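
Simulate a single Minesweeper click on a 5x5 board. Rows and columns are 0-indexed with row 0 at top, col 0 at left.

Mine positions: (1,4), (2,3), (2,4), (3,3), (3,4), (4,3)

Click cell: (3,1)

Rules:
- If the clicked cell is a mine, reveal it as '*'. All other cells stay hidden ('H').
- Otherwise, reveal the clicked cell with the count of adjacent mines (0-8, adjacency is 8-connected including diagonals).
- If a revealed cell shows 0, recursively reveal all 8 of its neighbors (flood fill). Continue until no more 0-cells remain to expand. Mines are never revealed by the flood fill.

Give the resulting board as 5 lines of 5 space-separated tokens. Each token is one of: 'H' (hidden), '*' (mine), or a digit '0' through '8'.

0 0 0 1 H
0 0 1 3 H
0 0 2 H H
0 0 3 H H
0 0 2 H H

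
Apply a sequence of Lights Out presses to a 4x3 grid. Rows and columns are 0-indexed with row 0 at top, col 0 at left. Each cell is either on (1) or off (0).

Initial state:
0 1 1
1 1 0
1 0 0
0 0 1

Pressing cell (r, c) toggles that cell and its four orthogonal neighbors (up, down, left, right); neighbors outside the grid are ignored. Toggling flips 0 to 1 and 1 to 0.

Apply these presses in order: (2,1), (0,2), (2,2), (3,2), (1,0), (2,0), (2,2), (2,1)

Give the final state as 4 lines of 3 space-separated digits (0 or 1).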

-*-

▶ Work instruction
Copy out every line of the entries where the string "left" shows up.

▶ Task response
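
Simulate a single Minesweeper click on a 5x5 board. Rows and columns are 0-indexed with row 0 at top, col 0 at left.
Apply a sequence of Lights Out presses to a 4x3 grid. Rows and columns are 0-indexed with row 0 at top, col 0 at left. Each cell is either on (1) or off (0).
Pressing cell (r, c) toggles that cell and its four orthogonal neighbors (up, down, left, right); neighbors outside the grid are ignored. Toggling flips 0 to 1 and 1 to 0.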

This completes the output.